◆ Activity: For this exercise, repeat the records below exactly as written.
···
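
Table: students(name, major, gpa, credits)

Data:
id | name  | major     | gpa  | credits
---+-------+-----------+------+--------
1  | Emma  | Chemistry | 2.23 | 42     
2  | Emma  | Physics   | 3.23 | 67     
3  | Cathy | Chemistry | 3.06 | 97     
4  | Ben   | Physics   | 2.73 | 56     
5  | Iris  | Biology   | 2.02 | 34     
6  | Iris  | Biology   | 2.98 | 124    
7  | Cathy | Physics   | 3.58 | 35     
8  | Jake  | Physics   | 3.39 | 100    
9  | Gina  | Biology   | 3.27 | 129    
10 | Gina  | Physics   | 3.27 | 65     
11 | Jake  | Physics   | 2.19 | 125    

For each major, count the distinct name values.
SELECT major, COUNT(DISTINCT name)
FROM students
GROUP BY major

Result:
  Biology: 2 distinct
  Chemistry: 2 distinct
  Physics: 5 distinct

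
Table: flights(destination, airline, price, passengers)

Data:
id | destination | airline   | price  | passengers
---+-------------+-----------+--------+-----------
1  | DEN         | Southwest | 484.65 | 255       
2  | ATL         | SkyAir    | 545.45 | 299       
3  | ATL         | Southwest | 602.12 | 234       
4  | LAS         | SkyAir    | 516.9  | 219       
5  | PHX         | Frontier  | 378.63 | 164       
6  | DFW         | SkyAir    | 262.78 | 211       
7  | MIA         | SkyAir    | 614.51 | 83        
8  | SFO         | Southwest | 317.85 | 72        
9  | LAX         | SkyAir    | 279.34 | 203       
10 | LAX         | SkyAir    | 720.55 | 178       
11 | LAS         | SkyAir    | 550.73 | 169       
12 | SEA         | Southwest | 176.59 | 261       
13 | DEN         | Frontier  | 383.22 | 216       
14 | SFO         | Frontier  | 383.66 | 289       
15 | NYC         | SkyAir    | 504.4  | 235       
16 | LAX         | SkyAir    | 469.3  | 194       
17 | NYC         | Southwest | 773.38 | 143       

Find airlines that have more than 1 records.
SELECT airline, COUNT(*) as cnt
FROM flights
GROUP BY airline
HAVING COUNT(*) > 1

Result:
  Frontier: 3
  SkyAir: 9
  Southwest: 5

Note: HAVING filters groups after aggregation, WHERE filters rows before.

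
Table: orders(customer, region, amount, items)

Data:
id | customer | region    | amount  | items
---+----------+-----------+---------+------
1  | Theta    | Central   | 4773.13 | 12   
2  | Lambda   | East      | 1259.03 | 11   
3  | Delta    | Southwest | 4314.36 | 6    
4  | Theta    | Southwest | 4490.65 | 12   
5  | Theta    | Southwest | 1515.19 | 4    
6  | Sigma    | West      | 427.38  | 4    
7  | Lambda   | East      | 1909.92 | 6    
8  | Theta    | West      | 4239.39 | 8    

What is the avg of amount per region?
SELECT region, AVG(amount) as result
FROM orders
GROUP BY region

Result:
  Central: 4773.13
  East: 1584.48
  Southwest: 3440.07
  West: 2333.39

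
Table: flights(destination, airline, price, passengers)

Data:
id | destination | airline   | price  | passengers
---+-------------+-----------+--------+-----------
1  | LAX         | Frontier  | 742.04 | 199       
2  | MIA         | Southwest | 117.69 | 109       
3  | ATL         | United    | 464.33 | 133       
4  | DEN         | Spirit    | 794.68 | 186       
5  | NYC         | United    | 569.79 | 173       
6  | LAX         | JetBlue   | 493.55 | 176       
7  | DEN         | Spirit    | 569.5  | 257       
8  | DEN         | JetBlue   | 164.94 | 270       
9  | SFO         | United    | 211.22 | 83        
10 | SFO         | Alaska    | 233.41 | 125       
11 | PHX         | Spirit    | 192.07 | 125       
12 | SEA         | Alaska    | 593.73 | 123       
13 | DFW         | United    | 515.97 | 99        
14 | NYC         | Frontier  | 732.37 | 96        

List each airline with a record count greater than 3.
SELECT airline, COUNT(*) as cnt
FROM flights
GROUP BY airline
HAVING COUNT(*) > 3

Result:
  United: 4

Note: HAVING filters groups after aggregation, WHERE filters rows before.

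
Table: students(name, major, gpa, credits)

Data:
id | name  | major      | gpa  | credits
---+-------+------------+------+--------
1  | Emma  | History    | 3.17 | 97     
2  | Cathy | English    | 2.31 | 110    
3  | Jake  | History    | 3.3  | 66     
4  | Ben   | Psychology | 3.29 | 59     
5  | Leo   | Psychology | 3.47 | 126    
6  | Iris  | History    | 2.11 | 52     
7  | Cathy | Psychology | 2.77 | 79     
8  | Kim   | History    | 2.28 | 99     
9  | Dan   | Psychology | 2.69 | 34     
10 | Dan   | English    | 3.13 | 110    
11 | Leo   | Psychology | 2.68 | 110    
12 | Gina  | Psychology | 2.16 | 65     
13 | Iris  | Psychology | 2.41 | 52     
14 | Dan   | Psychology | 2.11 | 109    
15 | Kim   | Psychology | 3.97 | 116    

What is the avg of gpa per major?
SELECT major, AVG(gpa) as result
FROM students
GROUP BY major

Result:
  English: 2.72
  History: 2.72
  Psychology: 2.84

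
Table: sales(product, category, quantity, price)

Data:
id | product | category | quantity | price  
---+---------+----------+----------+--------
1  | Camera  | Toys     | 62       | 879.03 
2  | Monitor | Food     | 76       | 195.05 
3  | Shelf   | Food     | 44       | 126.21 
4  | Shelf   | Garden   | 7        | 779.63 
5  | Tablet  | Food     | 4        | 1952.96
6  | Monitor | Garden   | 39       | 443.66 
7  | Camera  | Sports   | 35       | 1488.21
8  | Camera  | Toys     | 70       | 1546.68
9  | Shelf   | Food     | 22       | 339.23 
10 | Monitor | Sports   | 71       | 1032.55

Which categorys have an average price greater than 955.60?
SELECT category, AVG(price)
FROM sales
GROUP BY category
HAVING AVG(price) > 955.60

Result:
  Sports: avg=1260.38
  Toys: avg=1212.86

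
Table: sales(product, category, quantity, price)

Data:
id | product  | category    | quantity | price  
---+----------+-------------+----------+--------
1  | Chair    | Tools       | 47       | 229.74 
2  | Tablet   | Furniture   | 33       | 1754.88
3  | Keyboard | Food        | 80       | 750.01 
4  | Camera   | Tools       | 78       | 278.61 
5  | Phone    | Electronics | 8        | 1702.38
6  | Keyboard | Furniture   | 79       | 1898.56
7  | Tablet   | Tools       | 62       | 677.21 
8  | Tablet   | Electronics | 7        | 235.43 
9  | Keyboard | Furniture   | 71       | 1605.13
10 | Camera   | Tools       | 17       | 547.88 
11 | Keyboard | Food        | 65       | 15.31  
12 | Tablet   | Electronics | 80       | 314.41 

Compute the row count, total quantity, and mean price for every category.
SELECT category,
       COUNT(*) as cnt,
       SUM(quantity) as total_quantity,
       AVG(price) as avg_price
FROM sales
GROUP BY category

Result:
  Electronics: 3 records, 95 total quantity, 750.74 avg price
  Food: 2 records, 145 total quantity, 382.66 avg price
  Furniture: 3 records, 183 total quantity, 1752.86 avg price
  Tools: 4 records, 204 total quantity, 433.36 avg price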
···
◆ Output:
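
Table: students(name, major, gpa, credits)

Data:
id | name  | major     | gpa  | credits
---+-------+-----------+------+--------
1  | Emma  | Chemistry | 2.23 | 42     
2  | Emma  | Physics   | 3.23 | 67     
3  | Cathy | Chemistry | 3.06 | 97     
4  | Ben   | Physics   | 2.73 | 56     
5  | Iris  | Biology   | 2.02 | 34     
6  | Iris  | Biology   | 2.98 | 124    
7  | Cathy | Physics   | 3.58 | 35     
8  | Jake  | Physics   | 3.39 | 100    
9  | Gina  | Biology   | 3.27 | 129    
10 | Gina  | Physics   | 3.27 | 65     
11 | Jake  | Physics   | 2.19 | 125    

For each major, count the distinct name values.
SELECT major, COUNT(DISTINCT name)
FROM students
GROUP BY major

Result:
  Biology: 2 distinct
  Chemistry: 2 distinct
  Physics: 5 distinct

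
Table: flights(destination, airline, price, passengers)

Data:
id | destination | airline   | price  | passengers
---+-------------+-----------+--------+-----------
1  | DEN         | Southwest | 484.65 | 255       
2  | ATL         | SkyAir    | 545.45 | 299       
3  | ATL         | Southwest | 602.12 | 234       
4  | LAS         | SkyAir    | 516.9  | 219       
5  | PHX         | Frontier  | 378.63 | 164       
6  | DFW         | SkyAir    | 262.78 | 211       
7  | MIA         | SkyAir    | 614.51 | 83        
8  | SFO         | Southwest | 317.85 | 72        
9  | LAX         | SkyAir    | 279.34 | 203       
10 | LAX         | SkyAir    | 720.55 | 178       
11 | LAS         | SkyAir    | 550.73 | 169       
12 | SEA         | Southwest | 176.59 | 261       
13 | DEN         | Frontier  | 383.22 | 216       
14 | SFO         | Frontier  | 383.66 | 289       
15 | NYC         | SkyAir    | 504.4  | 235       
16 | LAX         | SkyAir    | 469.3  | 194       
17 | NYC         | Southwest | 773.38 | 143       

Find airlines that have more than 1 records.
SELECT airline, COUNT(*) as cnt
FROM flights
GROUP BY airline
HAVING COUNT(*) > 1

Result:
  Frontier: 3
  SkyAir: 9
  Southwest: 5

Note: HAVING filters groups after aggregation, WHERE filters rows before.

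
Table: orders(customer, region, amount, items)

Data:
id | customer | region    | amount  | items
---+----------+-----------+---------+------
1  | Theta    | Central   | 4773.13 | 12   
2  | Lambda   | East      | 1259.03 | 11   
3  | Delta    | Southwest | 4314.36 | 6    
4  | Theta    | Southwest | 4490.65 | 12   
5  | Theta    | Southwest | 1515.19 | 4    
6  | Sigma    | West      | 427.38  | 4    
7  | Lambda   | East      | 1909.92 | 6    
8  | Theta    | West      | 4239.39 | 8    

What is the avg of amount per region?
SELECT region, AVG(amount) as result
FROM orders
GROUP BY region

Result:
  Central: 4773.13
  East: 1584.48
  Southwest: 3440.07
  West: 2333.39

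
Table: flights(destination, airline, price, passengers)

Data:
id | destination | airline   | price  | passengers
---+-------------+-----------+--------+-----------
1  | LAX         | Frontier  | 742.04 | 199       
2  | MIA         | Southwest | 117.69 | 109       
3  | ATL         | United    | 464.33 | 133       
4  | DEN         | Spirit    | 794.68 | 186       
5  | NYC         | United    | 569.79 | 173       
6  | LAX         | JetBlue   | 493.55 | 176       
7  | DEN         | Spirit    | 569.5  | 257       
8  | DEN         | JetBlue   | 164.94 | 270       
9  | SFO         | United    | 211.22 | 83        
10 | SFO         | Alaska    | 233.41 | 125       
11 | PHX         | Spirit    | 192.07 | 125       
12 | SEA         | Alaska    | 593.73 | 123       
13 | DFW         | United    | 515.97 | 99        
14 | NYC         | Frontier  | 732.37 | 96        

List each airline with a record count greater than 3.
SELECT airline, COUNT(*) as cnt
FROM flights
GROUP BY airline
HAVING COUNT(*) > 3

Result:
  United: 4

Note: HAVING filters groups after aggregation, WHERE filters rows before.

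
Table: students(name, major, gpa, credits)

Data:
id | name  | major      | gpa  | credits
---+-------+------------+------+--------
1  | Emma  | History    | 3.17 | 97     
2  | Cathy | English    | 2.31 | 110    
3  | Jake  | History    | 3.3  | 66     
4  | Ben   | Psychology | 3.29 | 59     
5  | Leo   | Psychology | 3.47 | 126    
6  | Iris  | History    | 2.11 | 52     
7  | Cathy | Psychology | 2.77 | 79     
8  | Kim   | History    | 2.28 | 99     
9  | Dan   | Psychology | 2.69 | 34     
10 | Dan   | English    | 3.13 | 110    
11 | Leo   | Psychology | 2.68 | 110    
12 | Gina  | Psychology | 2.16 | 65     
13 | Iris  | Psychology | 2.41 | 52     
14 | Dan   | Psychology | 2.11 | 109    
15 | Kim   | Psychology | 3.97 | 116    

What is the avg of gpa per major?
SELECT major, AVG(gpa) as result
FROM students
GROUP BY major

Result:
  English: 2.72
  History: 2.72
  Psychology: 2.84

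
Table: sales(product, category, quantity, price)

Data:
id | product | category | quantity | price  
---+---------+----------+----------+--------
1  | Camera  | Toys     | 62       | 879.03 
2  | Monitor | Food     | 76       | 195.05 
3  | Shelf   | Food     | 44       | 126.21 
4  | Shelf   | Garden   | 7        | 779.63 
5  | Tablet  | Food     | 4        | 1952.96
6  | Monitor | Garden   | 39       | 443.66 
7  | Camera  | Sports   | 35       | 1488.21
8  | Camera  | Toys     | 70       | 1546.68
9  | Shelf   | Food     | 22       | 339.23 
10 | Monitor | Sports   | 71       | 1032.55

Which categorys have an average price greater than 955.60?
SELECT category, AVG(price)
FROM sales
GROUP BY category
HAVING AVG(price) > 955.60

Result:
  Sports: avg=1260.38
  Toys: avg=1212.86

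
Table: sales(product, category, quantity, price)

Data:
id | product  | category    | quantity | price  
---+----------+-------------+----------+--------
1  | Chair    | Tools       | 47       | 229.74 
2  | Tablet   | Furniture   | 33       | 1754.88
3  | Keyboard | Food        | 80       | 750.01 
4  | Camera   | Tools       | 78       | 278.61 
5  | Phone    | Electronics | 8        | 1702.38
6  | Keyboard | Furniture   | 79       | 1898.56
7  | Tablet   | Tools       | 62       | 677.21 
8  | Tablet   | Electronics | 7        | 235.43 
9  | Keyboard | Furniture   | 71       | 1605.13
10 | Camera   | Tools       | 17       | 547.88 
11 | Keyboard | Food        | 65       | 15.31  
12 | Tablet   | Electronics | 80       | 314.41 

Compute the row count, total quantity, and mean price for every category.
SELECT category,
       COUNT(*) as cnt,
       SUM(quantity) as total_quantity,
       AVG(price) as avg_price
FROM sales
GROUP BY category

Result:
  Electronics: 3 records, 95 total quantity, 750.74 avg price
  Food: 2 records, 145 total quantity, 382.66 avg price
  Furniture: 3 records, 183 total quantity, 1752.86 avg price
  Tools: 4 records, 204 total quantity, 433.36 avg price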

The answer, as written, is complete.